How to complete this task
From the data below, copy exactly the lines that lie between the one holding "174.5. Find t." and the one holding "P_1 = (-21; -20)", including both, and nothing more.
Data records below:
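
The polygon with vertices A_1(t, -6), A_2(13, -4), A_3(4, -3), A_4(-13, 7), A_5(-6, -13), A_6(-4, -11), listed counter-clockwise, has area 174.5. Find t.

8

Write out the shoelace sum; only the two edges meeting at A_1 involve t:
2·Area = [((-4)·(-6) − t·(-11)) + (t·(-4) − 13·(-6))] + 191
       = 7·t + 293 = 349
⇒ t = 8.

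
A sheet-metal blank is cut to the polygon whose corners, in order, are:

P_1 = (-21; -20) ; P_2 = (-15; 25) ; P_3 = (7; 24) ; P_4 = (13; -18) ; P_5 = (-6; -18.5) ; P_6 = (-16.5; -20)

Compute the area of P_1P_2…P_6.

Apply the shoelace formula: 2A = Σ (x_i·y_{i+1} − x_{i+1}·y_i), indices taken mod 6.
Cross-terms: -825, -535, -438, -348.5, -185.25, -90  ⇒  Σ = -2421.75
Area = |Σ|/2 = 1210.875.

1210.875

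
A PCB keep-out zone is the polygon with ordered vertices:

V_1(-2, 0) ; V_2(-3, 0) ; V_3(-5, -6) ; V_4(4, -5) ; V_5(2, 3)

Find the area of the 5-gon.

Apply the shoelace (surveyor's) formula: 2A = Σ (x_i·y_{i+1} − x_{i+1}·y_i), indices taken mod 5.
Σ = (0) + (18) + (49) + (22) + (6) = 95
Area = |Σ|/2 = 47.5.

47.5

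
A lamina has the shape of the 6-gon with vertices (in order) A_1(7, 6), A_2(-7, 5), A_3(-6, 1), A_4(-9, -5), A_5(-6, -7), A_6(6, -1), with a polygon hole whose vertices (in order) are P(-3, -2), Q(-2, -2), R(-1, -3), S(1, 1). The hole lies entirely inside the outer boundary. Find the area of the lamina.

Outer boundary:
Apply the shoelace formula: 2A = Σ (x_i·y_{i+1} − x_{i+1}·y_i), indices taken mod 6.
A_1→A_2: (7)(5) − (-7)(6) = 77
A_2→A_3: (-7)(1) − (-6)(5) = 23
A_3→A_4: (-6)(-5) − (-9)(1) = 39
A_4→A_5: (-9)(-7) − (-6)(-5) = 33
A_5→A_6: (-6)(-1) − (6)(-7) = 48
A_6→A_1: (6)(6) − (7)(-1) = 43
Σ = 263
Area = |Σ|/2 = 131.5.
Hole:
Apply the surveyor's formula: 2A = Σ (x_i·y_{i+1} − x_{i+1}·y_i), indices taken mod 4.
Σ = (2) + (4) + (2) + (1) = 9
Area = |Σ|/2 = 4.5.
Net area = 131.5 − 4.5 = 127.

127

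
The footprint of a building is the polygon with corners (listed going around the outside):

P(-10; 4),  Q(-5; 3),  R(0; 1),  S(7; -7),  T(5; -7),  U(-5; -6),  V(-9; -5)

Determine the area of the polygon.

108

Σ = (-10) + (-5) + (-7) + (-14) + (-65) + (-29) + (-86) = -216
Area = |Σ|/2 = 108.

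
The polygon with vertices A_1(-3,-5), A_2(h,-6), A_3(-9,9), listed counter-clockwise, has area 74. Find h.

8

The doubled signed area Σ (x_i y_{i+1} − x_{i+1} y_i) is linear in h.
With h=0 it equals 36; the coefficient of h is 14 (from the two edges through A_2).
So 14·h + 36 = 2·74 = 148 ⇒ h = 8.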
End of Data records.
Data records below:
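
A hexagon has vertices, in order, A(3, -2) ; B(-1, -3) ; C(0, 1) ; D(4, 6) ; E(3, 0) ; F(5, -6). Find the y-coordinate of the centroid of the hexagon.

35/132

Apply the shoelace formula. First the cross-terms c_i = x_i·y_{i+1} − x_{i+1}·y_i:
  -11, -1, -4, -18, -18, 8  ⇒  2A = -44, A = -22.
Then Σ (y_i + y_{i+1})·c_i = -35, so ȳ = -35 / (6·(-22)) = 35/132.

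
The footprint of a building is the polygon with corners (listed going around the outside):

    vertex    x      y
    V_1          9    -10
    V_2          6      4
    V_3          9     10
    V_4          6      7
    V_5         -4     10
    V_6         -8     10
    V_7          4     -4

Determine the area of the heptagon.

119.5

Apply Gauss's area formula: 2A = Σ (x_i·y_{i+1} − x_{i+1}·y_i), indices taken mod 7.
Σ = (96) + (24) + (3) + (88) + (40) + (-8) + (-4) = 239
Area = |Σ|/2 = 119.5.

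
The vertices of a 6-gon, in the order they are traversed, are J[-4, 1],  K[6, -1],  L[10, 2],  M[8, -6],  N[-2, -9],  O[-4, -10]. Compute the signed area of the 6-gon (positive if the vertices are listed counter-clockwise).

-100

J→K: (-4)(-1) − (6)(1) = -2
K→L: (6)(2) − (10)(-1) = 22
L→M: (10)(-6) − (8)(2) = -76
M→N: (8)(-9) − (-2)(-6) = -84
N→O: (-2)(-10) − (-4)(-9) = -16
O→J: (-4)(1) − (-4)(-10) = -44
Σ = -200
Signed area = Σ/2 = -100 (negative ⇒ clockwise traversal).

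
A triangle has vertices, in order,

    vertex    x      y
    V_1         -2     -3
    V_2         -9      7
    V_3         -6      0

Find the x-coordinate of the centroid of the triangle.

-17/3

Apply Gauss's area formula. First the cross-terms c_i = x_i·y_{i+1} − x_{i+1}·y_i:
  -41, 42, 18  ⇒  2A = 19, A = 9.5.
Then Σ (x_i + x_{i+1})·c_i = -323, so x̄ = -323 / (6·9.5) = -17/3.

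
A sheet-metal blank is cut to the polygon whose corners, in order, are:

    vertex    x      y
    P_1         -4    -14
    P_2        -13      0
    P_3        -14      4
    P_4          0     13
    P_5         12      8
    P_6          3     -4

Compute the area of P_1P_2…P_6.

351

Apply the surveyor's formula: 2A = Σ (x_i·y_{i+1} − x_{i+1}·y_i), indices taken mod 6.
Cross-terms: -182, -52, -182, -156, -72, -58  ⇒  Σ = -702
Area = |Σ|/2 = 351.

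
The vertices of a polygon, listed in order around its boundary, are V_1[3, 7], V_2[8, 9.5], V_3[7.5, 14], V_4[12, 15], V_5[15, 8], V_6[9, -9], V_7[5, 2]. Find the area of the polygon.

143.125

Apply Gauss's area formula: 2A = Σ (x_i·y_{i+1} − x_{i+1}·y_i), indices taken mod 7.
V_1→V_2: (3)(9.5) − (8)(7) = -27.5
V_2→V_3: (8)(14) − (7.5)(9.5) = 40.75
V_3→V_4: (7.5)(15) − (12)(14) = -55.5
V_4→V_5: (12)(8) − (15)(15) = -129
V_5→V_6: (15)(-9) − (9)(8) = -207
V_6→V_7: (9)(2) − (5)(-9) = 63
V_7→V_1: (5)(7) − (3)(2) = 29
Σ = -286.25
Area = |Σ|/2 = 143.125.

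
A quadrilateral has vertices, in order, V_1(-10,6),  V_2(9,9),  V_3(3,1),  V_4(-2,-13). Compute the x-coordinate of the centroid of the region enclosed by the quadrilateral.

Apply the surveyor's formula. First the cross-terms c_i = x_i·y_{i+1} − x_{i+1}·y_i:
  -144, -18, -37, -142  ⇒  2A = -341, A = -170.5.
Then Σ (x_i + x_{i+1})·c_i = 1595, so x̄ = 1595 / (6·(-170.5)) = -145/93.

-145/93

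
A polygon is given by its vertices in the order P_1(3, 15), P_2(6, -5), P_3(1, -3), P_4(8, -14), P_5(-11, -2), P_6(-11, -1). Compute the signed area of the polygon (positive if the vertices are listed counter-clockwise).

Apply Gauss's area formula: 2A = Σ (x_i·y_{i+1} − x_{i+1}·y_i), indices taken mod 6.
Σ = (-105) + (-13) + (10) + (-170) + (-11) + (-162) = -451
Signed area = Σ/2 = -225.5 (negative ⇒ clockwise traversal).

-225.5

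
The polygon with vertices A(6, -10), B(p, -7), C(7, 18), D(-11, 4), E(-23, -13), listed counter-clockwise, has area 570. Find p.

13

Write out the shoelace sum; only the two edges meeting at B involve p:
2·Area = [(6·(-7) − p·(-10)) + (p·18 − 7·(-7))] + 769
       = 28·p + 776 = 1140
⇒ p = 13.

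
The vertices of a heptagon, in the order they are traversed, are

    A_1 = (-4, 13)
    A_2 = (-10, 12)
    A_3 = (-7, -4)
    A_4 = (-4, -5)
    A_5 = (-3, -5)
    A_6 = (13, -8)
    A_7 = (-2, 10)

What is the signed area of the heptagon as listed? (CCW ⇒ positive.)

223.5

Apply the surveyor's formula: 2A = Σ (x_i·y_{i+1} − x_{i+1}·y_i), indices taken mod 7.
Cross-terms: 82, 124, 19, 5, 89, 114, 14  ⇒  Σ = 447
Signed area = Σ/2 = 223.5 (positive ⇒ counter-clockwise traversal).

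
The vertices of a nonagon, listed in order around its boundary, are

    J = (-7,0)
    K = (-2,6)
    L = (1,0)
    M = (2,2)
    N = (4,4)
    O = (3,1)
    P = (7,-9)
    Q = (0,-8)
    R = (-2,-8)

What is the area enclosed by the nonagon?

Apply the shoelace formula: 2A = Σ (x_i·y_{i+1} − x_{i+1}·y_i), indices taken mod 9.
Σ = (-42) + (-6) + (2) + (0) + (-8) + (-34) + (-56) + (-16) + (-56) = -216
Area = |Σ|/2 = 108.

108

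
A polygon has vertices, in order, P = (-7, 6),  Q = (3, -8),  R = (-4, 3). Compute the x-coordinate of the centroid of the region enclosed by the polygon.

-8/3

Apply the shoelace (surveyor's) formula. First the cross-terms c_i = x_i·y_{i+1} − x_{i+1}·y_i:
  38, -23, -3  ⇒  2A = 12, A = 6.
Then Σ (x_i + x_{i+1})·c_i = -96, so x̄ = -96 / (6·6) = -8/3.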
End of Data records.
Data records below:
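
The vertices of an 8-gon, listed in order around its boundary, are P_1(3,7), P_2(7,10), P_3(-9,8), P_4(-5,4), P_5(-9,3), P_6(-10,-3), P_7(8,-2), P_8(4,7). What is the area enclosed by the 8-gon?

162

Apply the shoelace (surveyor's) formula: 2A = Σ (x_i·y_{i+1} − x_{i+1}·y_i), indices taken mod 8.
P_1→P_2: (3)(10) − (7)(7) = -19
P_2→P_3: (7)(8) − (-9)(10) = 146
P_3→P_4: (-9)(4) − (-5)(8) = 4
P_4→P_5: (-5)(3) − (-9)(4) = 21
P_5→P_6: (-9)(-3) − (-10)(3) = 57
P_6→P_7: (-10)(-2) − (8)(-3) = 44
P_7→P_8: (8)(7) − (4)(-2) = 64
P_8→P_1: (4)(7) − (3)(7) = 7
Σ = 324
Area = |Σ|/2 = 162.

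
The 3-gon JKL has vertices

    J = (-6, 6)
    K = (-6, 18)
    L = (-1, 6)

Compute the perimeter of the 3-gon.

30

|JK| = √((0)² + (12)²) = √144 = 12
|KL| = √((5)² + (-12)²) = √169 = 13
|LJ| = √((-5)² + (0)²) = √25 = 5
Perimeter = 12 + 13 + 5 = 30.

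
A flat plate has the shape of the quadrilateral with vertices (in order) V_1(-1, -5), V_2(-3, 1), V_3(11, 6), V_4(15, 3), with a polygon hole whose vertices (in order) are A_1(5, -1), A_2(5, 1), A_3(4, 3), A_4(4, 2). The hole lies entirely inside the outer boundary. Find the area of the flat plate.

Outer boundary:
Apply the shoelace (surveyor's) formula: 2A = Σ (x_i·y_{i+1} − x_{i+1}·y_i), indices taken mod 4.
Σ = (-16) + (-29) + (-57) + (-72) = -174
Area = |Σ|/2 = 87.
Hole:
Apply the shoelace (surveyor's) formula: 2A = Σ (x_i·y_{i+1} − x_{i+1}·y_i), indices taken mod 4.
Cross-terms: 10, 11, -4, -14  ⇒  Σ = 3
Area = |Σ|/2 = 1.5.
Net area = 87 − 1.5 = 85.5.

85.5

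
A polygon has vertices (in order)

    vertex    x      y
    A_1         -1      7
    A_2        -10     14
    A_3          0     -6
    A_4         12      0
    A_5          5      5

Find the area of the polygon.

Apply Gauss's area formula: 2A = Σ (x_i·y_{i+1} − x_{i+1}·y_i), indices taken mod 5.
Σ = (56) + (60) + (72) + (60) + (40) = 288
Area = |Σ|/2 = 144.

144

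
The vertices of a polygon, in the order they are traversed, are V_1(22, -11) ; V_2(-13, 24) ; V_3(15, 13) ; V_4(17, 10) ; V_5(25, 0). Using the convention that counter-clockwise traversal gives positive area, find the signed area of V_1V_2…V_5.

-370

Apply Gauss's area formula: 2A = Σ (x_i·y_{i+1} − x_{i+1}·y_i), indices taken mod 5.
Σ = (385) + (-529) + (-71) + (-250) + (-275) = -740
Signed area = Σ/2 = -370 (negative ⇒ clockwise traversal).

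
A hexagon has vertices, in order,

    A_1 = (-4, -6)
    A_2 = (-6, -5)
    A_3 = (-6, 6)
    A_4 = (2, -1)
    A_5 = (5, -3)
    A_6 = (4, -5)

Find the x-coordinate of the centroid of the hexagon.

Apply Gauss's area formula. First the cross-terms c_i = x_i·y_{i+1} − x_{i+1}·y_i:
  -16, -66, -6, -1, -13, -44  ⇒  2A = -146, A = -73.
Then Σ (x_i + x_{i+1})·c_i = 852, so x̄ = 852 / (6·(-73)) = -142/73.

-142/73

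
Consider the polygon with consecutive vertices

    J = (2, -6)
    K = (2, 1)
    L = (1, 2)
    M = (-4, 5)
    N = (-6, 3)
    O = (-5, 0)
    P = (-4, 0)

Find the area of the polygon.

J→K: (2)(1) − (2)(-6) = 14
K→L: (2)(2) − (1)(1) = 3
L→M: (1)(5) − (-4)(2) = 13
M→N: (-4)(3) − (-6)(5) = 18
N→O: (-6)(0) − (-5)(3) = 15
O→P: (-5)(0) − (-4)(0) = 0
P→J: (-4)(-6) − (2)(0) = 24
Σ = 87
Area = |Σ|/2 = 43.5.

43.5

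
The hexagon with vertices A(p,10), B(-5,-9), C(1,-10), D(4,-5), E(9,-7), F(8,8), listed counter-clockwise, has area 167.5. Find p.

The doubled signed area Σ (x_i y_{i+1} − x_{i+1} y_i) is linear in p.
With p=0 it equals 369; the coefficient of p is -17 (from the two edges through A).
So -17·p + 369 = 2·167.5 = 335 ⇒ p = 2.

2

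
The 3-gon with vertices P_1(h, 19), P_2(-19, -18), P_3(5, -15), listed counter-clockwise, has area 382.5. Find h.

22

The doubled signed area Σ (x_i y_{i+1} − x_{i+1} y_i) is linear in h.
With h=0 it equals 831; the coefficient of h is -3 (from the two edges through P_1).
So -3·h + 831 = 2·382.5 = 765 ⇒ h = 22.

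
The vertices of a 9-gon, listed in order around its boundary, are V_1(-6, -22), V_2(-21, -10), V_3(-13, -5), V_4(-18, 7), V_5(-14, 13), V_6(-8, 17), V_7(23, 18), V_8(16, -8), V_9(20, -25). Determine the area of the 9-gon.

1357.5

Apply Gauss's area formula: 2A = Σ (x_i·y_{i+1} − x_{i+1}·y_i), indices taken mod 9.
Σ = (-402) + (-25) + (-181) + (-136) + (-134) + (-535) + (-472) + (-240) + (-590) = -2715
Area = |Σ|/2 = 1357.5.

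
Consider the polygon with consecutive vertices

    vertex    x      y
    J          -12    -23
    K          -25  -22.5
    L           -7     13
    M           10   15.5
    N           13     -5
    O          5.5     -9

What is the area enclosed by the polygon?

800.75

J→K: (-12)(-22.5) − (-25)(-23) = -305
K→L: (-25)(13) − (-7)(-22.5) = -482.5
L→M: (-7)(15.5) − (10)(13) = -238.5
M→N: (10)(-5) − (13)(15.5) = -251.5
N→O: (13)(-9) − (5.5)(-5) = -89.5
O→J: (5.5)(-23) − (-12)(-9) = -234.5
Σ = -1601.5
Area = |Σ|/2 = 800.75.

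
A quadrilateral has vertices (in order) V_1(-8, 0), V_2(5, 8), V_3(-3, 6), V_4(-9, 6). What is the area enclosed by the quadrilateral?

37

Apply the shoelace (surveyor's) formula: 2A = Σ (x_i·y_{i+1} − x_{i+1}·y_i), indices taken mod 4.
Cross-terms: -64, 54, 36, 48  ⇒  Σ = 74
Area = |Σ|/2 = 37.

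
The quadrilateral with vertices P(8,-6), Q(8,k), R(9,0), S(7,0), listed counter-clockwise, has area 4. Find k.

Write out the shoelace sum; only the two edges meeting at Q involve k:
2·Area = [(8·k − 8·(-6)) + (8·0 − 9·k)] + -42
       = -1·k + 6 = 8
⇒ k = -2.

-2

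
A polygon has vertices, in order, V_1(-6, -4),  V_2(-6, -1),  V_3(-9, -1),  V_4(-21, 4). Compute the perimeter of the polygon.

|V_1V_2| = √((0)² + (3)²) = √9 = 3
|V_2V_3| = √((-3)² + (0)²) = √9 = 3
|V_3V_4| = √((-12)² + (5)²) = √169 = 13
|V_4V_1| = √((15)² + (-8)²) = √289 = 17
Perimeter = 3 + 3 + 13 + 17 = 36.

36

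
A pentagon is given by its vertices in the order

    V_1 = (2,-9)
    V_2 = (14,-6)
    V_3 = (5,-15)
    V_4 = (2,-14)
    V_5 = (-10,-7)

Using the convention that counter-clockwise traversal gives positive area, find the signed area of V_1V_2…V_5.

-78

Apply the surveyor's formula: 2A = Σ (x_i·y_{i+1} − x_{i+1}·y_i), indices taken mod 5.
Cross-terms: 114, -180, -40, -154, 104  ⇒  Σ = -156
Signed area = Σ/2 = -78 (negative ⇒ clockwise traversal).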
End of Data records.
Answer area
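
The polygon with vertices A_1(t, -6), A_2(13, -4), A_3(4, -3), A_4(-13, 7), A_5(-6, -13), A_6(-4, -11), listed counter-clockwise, has area 174.5. Find t.

8

Write out the shoelace sum; only the two edges meeting at A_1 involve t:
2·Area = [((-4)·(-6) − t·(-11)) + (t·(-4) − 13·(-6))] + 191
       = 7·t + 293 = 349
⇒ t = 8.

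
A sheet-metal blank is cut to the polygon whose corners, in order, are:

P_1 = (-21; -20) ; P_2 = (-15; 25) ; P_3 = (7; 24) ; P_4 = (13; -18) ; P_5 = (-6; -18.5) ; P_6 = (-16.5; -20)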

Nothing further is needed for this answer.